=== EXERCISE AIM ===
Write out the stretch of lines below that begins at the line with "An OLS fit of infant" and ends at the line with "A multiple regression of job", including both, exactly as given and nothing more.
= Beginning of Section =
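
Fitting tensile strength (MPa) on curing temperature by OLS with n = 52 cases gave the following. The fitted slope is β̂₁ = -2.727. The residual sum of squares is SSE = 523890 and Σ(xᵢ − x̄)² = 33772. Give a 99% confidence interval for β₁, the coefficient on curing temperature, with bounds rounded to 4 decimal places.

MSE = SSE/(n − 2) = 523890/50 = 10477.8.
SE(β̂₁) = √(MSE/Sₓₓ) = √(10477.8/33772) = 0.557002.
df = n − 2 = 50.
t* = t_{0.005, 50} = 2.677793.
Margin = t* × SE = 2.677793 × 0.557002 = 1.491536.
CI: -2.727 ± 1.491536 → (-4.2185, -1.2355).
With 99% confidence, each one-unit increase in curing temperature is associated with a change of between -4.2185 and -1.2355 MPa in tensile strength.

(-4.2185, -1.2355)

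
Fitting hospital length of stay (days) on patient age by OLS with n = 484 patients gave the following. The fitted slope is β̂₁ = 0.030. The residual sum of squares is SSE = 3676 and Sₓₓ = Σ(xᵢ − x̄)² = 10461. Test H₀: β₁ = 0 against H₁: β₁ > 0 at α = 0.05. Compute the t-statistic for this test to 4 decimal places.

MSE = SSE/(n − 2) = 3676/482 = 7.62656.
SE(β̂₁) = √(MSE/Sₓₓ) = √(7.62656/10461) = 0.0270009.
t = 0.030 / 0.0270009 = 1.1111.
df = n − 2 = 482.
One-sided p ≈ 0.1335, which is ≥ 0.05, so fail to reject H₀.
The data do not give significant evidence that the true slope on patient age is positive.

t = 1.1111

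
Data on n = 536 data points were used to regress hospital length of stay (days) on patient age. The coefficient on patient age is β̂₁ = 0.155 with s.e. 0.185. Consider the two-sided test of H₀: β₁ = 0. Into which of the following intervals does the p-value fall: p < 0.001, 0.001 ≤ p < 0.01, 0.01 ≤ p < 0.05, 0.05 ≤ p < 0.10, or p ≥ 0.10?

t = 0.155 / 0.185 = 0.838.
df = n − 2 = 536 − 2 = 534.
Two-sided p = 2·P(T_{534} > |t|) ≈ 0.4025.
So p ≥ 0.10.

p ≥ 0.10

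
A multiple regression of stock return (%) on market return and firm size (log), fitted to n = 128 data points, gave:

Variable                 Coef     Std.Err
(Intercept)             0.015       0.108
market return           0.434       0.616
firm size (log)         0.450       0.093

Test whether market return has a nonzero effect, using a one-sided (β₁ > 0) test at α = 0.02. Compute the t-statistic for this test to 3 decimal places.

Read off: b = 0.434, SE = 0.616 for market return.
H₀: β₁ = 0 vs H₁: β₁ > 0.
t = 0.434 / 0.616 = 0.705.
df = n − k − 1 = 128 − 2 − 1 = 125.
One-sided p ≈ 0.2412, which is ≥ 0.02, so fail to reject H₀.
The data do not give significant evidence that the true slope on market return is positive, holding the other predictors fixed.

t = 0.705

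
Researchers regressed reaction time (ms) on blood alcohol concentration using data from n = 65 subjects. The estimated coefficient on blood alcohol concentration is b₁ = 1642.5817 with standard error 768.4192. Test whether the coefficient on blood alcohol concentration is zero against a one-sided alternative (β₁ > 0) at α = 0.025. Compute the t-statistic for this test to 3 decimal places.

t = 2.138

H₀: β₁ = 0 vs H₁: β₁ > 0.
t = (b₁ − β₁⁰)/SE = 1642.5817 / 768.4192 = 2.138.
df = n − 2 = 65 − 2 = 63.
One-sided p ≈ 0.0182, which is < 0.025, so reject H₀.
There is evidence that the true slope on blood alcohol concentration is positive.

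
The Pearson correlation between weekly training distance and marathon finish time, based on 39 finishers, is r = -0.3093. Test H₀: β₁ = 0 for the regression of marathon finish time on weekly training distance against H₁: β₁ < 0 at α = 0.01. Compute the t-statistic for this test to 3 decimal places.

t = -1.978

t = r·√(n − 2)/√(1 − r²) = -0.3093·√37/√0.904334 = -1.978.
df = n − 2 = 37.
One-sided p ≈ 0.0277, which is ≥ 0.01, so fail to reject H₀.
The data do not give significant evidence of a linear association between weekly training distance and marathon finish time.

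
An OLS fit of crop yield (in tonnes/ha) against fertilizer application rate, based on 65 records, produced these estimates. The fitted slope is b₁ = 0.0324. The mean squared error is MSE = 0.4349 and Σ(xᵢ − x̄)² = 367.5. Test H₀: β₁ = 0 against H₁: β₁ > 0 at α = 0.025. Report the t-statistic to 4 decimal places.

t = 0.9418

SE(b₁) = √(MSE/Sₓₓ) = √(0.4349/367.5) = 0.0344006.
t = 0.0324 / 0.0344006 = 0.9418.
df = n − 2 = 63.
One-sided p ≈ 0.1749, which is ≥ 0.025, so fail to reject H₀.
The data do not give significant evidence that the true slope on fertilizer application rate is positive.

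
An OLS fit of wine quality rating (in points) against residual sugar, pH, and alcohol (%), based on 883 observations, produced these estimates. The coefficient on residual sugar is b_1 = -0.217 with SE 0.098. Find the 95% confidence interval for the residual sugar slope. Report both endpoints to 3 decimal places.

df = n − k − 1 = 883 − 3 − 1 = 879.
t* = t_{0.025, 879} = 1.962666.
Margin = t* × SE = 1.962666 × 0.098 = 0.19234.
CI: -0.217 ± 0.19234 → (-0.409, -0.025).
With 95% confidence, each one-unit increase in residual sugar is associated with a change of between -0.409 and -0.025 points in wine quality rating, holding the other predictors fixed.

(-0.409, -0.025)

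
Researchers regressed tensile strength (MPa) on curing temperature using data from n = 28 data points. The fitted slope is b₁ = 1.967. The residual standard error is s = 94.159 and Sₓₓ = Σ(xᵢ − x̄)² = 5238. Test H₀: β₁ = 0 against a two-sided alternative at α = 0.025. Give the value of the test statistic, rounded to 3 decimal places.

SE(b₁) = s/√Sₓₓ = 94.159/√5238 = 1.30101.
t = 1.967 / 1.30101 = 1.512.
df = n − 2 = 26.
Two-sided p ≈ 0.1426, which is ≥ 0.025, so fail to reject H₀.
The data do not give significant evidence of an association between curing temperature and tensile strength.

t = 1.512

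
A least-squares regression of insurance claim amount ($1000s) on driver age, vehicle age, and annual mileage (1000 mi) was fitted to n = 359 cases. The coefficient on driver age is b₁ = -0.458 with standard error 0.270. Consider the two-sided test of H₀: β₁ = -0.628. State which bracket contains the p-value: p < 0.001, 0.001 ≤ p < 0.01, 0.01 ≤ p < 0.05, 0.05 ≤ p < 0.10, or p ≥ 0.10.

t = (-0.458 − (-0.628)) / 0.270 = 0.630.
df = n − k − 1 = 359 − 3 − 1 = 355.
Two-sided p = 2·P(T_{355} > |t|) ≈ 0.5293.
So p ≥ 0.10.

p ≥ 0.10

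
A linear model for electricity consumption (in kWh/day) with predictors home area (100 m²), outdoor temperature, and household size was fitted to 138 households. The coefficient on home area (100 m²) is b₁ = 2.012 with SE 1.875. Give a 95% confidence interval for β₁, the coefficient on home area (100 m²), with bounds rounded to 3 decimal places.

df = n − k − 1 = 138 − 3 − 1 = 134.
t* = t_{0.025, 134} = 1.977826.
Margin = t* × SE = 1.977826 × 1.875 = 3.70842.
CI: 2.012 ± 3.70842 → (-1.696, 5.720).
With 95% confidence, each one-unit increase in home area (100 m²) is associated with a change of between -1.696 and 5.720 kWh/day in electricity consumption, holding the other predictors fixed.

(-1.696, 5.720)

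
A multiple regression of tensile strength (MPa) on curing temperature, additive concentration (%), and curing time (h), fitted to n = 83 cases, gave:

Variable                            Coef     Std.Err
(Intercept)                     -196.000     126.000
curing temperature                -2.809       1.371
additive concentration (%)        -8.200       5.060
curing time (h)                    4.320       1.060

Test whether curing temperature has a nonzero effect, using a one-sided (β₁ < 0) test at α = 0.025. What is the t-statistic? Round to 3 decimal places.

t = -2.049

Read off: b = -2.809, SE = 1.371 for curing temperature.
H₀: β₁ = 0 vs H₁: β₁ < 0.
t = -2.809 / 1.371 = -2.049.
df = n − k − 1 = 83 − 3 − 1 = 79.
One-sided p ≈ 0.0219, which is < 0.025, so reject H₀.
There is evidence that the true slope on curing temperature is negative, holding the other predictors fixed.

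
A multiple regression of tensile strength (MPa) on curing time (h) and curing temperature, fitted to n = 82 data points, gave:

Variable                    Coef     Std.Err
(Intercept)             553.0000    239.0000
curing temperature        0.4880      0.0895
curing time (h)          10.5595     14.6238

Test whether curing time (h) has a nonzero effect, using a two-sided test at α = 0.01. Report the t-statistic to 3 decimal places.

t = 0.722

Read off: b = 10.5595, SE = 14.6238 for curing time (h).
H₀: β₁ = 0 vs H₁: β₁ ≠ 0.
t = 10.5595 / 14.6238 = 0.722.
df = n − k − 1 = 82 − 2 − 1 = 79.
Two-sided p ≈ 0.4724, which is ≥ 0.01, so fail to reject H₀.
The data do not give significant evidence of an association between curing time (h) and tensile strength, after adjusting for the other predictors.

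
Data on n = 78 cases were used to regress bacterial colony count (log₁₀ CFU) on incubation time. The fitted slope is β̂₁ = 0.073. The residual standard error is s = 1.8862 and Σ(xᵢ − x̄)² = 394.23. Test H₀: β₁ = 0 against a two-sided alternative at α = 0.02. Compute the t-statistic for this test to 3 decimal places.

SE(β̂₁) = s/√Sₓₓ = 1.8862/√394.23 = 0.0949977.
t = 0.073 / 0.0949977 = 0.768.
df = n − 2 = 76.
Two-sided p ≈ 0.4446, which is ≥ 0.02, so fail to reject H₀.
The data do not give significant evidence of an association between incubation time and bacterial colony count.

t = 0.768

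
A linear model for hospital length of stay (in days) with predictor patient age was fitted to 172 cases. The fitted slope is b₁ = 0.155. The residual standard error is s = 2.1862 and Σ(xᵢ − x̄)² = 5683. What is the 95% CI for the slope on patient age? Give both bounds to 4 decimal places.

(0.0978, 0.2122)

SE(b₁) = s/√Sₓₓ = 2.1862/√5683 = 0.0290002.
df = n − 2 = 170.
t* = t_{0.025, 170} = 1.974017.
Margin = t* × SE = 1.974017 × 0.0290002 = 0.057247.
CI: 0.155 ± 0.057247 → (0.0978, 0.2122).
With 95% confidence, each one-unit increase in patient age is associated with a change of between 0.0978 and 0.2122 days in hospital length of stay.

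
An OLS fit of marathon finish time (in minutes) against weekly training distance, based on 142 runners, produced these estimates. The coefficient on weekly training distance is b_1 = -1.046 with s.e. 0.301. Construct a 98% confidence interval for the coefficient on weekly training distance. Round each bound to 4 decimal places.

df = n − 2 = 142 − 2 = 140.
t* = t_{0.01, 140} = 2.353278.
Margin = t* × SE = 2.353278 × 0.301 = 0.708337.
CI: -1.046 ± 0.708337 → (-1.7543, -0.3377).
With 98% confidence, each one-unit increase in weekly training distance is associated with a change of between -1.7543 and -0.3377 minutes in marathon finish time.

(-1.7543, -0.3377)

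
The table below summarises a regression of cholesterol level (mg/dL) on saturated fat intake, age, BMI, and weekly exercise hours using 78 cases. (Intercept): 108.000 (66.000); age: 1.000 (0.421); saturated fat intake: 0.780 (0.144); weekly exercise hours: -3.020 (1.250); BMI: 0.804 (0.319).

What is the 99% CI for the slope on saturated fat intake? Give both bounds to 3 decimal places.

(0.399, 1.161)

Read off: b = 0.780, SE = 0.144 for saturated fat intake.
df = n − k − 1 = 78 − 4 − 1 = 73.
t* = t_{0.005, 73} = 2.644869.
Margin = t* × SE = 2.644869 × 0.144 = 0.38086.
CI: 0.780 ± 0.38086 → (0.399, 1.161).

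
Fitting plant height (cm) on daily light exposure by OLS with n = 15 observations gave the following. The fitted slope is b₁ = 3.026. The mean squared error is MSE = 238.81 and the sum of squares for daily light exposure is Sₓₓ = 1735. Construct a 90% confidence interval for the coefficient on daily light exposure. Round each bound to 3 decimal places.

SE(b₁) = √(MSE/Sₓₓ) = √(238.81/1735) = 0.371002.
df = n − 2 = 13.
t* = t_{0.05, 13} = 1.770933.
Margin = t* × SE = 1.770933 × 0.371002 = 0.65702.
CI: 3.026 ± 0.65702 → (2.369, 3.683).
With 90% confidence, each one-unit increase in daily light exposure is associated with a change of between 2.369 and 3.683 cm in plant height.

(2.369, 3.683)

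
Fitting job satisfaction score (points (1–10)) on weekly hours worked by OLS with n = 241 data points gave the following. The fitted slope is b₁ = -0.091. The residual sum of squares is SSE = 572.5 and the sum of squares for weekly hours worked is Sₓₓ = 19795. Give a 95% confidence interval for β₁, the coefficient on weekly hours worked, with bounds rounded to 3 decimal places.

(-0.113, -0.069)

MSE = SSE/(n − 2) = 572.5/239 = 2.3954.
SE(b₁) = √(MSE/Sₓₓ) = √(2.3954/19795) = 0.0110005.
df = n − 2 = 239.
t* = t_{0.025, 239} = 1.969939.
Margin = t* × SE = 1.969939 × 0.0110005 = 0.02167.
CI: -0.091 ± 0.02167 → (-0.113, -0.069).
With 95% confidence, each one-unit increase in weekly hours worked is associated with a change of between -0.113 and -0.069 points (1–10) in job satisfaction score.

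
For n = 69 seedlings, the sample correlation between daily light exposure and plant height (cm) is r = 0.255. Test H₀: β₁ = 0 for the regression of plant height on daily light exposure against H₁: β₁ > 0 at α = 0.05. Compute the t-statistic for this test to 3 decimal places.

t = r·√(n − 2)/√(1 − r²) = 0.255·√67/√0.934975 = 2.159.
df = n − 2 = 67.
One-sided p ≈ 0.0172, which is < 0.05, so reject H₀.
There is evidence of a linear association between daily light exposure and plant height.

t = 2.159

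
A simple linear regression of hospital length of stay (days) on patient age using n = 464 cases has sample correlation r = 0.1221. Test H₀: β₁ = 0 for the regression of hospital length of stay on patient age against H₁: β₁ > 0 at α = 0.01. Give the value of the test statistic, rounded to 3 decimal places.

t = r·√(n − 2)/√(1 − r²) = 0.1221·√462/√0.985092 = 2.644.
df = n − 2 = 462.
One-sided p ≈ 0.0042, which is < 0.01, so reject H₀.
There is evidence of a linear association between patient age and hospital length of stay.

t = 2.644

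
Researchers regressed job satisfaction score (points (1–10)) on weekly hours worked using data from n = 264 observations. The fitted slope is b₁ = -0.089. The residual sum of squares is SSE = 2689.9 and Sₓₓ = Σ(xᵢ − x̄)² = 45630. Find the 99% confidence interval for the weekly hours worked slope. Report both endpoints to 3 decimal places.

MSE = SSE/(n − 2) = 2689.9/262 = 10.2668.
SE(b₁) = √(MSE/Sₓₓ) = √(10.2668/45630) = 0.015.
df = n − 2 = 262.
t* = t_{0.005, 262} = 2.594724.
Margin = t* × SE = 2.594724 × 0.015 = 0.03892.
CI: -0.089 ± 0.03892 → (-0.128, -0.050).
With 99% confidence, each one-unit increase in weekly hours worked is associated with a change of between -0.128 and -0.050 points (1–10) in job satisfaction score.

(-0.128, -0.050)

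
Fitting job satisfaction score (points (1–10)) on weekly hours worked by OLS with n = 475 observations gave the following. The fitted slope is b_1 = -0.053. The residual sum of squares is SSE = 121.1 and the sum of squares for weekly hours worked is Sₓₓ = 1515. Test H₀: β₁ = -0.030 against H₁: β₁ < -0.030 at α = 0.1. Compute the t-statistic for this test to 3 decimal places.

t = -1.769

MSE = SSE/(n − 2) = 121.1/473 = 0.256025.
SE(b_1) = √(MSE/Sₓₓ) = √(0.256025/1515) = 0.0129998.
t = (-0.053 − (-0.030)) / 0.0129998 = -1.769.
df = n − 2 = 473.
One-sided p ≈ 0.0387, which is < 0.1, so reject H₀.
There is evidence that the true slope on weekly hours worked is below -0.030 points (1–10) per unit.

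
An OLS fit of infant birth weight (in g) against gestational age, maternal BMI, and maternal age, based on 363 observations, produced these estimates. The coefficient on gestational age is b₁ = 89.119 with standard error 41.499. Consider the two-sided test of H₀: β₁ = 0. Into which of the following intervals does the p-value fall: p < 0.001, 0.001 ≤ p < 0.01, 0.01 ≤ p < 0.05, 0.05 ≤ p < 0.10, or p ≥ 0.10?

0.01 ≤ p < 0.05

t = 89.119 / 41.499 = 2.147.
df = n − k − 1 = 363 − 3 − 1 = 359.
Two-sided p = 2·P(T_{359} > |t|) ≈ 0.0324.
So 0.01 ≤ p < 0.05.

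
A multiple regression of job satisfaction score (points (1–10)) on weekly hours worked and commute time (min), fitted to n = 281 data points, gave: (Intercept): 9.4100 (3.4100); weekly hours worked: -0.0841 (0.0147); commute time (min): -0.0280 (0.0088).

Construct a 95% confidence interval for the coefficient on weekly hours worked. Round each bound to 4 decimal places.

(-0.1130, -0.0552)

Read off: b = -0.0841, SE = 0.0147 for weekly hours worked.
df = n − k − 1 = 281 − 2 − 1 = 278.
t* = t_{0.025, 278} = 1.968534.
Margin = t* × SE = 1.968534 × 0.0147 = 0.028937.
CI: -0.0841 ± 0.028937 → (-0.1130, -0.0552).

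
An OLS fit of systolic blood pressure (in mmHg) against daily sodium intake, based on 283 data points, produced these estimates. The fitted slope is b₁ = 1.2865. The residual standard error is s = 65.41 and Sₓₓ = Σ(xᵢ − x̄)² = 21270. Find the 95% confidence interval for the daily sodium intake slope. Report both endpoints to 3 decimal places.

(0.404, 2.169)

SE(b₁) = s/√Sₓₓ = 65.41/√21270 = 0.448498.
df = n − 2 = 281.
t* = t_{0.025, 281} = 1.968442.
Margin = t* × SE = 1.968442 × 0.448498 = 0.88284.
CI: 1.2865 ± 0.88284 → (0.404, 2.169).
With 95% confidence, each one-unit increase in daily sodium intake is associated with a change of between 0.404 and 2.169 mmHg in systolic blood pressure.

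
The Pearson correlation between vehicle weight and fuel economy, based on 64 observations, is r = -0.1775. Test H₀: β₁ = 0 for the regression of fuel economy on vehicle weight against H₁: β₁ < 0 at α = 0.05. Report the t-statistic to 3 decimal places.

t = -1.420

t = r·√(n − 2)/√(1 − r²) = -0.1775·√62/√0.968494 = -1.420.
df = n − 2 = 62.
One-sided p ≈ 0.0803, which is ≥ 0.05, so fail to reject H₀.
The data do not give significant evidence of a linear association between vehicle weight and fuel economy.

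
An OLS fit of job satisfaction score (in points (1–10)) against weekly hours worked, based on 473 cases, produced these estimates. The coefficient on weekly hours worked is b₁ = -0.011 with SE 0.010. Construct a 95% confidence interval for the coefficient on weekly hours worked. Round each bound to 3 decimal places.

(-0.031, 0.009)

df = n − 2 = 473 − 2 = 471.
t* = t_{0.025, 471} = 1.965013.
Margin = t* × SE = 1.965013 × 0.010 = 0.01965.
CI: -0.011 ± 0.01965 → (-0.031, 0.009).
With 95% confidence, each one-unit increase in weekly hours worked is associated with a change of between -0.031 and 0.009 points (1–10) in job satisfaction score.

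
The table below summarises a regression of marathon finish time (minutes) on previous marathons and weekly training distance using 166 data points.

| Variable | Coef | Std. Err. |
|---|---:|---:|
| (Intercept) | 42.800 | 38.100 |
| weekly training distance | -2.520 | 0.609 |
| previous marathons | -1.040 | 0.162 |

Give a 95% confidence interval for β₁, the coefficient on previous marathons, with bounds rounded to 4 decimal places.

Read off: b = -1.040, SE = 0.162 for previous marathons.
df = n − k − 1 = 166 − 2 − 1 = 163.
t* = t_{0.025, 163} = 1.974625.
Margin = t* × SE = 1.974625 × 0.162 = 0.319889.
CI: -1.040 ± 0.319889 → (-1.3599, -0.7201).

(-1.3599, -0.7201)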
= End of Section =
=== RESPONSE TO THIS EXERCISE ===
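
An OLS fit of infant birth weight (in g) against gestational age, maternal BMI, and maternal age, based on 363 observations, produced these estimates. The coefficient on gestational age is b₁ = 89.119 with standard error 41.499. Consider the two-sided test of H₀: β₁ = 0. Into which of the following intervals does the p-value fall: p < 0.001, 0.001 ≤ p < 0.01, 0.01 ≤ p < 0.05, 0.05 ≤ p < 0.10, or p ≥ 0.10?

0.01 ≤ p < 0.05

t = 89.119 / 41.499 = 2.147.
df = n − k − 1 = 363 − 3 − 1 = 359.
Two-sided p = 2·P(T_{359} > |t|) ≈ 0.0324.
So 0.01 ≤ p < 0.05.

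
A multiple regression of job satisfaction score (points (1–10)) on weekly hours worked and commute time (min), fitted to n = 281 data points, gave: (Intercept): 9.4100 (3.4100); weekly hours worked: -0.0841 (0.0147); commute time (min): -0.0280 (0.0088).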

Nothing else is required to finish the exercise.